Saved entries
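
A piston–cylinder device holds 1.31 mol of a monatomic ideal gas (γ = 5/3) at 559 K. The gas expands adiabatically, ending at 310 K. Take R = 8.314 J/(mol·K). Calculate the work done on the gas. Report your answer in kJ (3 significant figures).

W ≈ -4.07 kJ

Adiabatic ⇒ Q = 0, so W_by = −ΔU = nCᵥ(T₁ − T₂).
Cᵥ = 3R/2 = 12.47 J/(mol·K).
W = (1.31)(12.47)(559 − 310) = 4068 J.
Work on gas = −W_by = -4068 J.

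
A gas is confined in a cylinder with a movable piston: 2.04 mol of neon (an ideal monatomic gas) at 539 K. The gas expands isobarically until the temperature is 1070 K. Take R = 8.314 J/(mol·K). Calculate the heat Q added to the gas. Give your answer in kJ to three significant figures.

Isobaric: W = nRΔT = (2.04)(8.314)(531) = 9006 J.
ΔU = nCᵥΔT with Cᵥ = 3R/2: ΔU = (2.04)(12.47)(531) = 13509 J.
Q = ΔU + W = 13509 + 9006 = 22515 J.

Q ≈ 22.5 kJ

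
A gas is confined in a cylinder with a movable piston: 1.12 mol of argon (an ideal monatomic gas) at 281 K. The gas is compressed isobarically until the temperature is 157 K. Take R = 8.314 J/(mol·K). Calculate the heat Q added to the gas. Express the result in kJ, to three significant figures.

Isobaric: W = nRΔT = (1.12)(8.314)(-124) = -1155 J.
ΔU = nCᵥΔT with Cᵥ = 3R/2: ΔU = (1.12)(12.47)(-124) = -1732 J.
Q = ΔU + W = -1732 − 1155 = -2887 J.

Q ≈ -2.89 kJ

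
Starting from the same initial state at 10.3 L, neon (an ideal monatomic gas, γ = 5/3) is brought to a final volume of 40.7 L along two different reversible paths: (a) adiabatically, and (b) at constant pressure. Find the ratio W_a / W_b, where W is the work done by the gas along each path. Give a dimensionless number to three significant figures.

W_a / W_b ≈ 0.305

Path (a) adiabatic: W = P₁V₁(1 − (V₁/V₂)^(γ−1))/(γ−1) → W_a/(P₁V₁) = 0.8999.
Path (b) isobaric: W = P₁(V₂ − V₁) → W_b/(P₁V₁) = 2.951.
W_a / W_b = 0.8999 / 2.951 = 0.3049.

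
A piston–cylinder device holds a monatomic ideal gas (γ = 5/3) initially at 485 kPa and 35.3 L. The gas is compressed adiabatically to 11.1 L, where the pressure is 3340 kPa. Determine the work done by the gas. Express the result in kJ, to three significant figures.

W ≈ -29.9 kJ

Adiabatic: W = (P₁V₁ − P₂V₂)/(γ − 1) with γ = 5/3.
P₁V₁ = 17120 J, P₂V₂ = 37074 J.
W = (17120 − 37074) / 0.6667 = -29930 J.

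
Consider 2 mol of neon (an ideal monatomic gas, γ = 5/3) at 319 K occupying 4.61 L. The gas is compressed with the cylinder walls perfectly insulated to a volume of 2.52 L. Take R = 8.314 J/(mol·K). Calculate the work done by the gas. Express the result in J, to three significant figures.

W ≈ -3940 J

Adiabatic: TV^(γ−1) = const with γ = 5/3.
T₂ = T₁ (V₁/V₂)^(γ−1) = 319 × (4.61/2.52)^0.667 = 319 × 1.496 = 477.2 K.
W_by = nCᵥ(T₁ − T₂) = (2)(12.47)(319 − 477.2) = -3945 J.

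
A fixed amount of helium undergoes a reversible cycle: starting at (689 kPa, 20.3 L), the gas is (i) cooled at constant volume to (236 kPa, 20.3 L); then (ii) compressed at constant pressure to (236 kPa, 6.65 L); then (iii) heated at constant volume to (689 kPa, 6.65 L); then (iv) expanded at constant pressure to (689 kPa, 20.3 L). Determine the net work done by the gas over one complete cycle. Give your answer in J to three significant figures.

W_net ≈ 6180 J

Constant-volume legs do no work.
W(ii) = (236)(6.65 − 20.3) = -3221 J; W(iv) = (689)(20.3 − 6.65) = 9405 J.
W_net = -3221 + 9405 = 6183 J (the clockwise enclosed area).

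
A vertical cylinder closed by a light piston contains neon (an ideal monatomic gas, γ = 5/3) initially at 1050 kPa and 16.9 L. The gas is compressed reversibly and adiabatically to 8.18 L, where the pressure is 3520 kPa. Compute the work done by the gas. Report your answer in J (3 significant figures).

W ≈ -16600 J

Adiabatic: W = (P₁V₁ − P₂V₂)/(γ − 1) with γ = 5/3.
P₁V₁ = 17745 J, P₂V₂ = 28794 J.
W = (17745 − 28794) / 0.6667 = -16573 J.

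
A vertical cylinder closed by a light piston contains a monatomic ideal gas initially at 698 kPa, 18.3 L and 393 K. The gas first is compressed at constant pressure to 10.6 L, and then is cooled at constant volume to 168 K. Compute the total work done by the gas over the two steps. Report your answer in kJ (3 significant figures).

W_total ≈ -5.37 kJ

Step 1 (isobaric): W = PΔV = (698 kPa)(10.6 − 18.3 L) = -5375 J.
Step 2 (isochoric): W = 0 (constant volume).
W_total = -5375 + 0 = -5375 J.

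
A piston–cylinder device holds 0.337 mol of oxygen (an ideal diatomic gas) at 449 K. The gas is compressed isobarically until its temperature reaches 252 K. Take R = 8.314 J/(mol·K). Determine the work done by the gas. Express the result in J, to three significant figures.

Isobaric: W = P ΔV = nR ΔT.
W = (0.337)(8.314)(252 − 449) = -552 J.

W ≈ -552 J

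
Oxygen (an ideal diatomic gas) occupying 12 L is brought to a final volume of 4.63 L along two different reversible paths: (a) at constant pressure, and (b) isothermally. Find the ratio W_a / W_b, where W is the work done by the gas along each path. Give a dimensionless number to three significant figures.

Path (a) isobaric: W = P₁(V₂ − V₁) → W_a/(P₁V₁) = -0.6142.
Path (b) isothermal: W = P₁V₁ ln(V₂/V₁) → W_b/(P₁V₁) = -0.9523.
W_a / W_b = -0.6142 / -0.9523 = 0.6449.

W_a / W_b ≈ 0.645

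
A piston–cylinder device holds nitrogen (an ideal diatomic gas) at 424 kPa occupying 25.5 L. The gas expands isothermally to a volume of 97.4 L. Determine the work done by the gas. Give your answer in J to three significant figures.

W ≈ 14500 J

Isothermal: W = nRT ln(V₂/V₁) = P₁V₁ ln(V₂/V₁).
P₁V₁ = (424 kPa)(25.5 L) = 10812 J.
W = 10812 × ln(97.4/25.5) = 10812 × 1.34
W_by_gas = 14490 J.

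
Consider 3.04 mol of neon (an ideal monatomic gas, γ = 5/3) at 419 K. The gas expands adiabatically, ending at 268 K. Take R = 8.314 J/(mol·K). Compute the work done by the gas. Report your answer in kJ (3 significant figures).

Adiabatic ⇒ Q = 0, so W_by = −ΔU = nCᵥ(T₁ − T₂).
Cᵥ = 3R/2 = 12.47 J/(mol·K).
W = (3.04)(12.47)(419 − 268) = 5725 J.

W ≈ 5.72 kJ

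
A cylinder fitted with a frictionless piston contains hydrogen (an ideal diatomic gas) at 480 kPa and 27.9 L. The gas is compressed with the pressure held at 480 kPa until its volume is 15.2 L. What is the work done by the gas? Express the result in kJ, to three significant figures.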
* * *
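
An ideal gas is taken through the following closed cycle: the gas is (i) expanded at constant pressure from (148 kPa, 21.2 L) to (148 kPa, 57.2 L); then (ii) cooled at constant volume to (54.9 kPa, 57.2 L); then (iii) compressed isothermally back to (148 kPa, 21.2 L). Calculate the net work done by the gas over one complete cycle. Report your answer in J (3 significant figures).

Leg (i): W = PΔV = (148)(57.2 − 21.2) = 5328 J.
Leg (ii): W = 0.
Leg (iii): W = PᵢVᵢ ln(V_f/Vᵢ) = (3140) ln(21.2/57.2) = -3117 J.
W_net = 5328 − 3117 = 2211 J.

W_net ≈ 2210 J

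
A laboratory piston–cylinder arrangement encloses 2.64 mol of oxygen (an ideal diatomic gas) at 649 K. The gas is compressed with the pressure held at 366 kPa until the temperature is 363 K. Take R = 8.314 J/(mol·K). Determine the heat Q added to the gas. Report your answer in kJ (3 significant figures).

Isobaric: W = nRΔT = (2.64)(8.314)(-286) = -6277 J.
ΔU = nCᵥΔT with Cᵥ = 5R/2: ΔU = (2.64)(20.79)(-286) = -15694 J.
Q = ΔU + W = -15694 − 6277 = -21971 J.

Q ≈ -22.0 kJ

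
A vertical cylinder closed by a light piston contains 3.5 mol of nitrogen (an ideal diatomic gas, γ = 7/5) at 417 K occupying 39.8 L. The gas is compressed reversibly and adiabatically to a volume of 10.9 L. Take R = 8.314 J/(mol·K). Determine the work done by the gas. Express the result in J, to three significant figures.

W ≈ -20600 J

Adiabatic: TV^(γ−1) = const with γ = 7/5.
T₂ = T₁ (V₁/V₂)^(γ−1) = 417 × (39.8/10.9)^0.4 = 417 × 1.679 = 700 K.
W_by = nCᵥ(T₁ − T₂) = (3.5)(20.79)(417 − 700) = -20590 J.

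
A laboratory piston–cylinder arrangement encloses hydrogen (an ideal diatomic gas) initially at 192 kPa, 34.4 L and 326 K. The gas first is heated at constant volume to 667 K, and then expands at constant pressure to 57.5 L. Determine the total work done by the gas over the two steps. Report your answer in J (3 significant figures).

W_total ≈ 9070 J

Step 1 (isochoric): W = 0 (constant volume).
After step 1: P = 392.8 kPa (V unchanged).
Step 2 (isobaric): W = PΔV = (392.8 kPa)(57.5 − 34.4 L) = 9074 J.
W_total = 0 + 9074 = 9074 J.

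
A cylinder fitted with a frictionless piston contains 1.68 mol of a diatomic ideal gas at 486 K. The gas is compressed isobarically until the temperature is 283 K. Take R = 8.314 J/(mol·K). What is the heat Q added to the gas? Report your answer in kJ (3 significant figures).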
---
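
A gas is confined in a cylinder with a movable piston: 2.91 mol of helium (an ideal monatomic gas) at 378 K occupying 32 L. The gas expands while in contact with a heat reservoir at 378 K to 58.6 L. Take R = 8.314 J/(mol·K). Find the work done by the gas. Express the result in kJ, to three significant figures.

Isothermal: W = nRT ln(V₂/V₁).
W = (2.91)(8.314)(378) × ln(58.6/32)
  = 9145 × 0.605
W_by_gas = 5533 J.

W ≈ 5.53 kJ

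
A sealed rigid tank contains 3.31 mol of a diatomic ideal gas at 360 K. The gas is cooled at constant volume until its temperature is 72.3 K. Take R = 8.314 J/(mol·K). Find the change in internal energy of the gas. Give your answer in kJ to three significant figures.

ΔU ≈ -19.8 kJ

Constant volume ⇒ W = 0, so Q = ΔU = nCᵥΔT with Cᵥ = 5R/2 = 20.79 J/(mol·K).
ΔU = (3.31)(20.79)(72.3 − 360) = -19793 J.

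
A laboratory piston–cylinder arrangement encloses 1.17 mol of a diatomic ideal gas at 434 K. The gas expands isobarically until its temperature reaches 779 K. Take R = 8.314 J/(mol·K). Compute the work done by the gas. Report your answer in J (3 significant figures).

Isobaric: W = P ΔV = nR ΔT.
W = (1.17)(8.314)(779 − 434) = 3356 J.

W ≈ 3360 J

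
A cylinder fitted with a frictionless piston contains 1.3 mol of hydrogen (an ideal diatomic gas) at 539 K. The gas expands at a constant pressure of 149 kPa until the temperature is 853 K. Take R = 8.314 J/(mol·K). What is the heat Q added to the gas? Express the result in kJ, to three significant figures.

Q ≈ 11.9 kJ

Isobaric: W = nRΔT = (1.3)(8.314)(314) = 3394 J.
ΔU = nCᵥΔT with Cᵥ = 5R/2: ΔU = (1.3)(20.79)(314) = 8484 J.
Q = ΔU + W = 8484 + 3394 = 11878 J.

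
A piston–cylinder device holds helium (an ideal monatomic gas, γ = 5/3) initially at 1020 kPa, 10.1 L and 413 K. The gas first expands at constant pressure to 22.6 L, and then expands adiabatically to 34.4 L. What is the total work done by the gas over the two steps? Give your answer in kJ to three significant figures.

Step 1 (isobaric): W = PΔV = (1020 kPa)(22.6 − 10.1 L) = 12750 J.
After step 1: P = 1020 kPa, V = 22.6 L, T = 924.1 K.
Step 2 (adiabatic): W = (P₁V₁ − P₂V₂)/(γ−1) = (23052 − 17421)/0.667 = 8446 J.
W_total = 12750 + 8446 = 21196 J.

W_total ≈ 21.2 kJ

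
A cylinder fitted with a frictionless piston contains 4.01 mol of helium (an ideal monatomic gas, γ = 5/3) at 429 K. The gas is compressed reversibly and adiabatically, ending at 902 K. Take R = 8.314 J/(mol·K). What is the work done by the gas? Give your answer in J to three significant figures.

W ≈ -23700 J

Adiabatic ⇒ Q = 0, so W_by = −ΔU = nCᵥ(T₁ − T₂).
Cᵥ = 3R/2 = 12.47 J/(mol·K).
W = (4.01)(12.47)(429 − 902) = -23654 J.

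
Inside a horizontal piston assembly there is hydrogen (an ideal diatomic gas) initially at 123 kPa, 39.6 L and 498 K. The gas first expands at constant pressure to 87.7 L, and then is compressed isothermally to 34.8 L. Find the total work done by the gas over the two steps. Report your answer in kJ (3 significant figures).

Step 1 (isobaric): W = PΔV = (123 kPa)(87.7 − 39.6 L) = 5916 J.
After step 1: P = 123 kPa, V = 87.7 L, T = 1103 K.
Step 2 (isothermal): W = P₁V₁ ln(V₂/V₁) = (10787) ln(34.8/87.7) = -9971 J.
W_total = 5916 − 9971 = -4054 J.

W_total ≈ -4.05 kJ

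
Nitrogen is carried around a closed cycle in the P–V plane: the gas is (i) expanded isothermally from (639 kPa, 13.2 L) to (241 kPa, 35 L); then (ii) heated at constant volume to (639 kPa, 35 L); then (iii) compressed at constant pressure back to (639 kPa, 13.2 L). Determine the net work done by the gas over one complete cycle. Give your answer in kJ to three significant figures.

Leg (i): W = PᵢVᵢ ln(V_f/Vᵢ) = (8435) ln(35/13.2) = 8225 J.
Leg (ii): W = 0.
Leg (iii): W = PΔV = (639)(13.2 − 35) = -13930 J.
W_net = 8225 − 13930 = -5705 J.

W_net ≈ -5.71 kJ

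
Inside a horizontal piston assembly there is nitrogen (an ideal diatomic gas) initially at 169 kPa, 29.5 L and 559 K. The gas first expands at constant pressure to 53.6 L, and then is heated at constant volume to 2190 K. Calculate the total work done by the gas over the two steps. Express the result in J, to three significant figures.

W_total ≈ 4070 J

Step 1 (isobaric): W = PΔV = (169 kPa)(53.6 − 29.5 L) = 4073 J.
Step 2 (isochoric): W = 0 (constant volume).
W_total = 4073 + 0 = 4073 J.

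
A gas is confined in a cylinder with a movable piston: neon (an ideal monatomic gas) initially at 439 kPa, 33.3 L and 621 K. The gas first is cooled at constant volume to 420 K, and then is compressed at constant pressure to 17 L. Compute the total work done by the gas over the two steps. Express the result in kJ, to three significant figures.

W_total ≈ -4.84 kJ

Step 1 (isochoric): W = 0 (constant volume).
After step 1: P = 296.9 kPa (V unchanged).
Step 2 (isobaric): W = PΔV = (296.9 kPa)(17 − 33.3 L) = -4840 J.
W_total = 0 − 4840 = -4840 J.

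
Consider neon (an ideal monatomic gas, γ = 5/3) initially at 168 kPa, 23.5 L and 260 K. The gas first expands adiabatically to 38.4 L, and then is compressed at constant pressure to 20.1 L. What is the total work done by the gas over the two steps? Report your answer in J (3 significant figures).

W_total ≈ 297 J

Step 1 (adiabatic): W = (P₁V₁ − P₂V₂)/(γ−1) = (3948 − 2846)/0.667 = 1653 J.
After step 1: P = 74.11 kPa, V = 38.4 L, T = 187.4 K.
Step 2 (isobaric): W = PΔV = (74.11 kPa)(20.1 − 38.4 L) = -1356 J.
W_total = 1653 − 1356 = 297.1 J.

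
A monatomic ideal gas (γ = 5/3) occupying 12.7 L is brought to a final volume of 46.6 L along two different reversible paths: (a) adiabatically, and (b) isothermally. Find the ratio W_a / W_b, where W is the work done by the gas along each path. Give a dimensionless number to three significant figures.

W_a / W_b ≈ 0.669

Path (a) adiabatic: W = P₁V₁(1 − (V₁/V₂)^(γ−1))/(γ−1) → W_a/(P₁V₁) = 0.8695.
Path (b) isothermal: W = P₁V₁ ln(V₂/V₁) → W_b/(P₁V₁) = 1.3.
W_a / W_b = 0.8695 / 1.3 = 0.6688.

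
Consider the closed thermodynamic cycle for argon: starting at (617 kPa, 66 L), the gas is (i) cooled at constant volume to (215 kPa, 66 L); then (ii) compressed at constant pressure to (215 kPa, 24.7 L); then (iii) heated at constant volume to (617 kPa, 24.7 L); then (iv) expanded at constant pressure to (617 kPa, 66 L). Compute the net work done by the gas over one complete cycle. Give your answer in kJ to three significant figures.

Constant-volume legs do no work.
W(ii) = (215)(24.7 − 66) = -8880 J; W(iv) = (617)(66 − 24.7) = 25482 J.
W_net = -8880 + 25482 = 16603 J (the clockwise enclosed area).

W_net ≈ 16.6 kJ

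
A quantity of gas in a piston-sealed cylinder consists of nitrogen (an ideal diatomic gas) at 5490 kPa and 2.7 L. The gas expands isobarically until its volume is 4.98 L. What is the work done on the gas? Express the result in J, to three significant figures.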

§ **What to do**:
From the records above, reproduce exactly the lines from the one with "A laboratory piston–cylinder arrangement encloses hydrogen" to the one with "A cylinder fitted with a frictionless piston contains 1.68", both included, and no others.

§ **Task response**:
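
A laboratory piston–cylinder arrangement encloses hydrogen (an ideal diatomic gas) initially at 192 kPa, 34.4 L and 326 K. The gas first is heated at constant volume to 667 K, and then expands at constant pressure to 57.5 L. Determine the total work done by the gas over the two steps. Report your answer in J (3 significant figures).

W_total ≈ 9070 J

Step 1 (isochoric): W = 0 (constant volume).
After step 1: P = 392.8 kPa (V unchanged).
Step 2 (isobaric): W = PΔV = (392.8 kPa)(57.5 − 34.4 L) = 9074 J.
W_total = 0 + 9074 = 9074 J.

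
A cylinder fitted with a frictionless piston contains 1.68 mol of a diatomic ideal gas at 486 K. The gas is compressed isobarically until the temperature is 283 K. Take R = 8.314 J/(mol·K). What is the heat Q added to the gas? Report your answer in kJ (3 significant figures).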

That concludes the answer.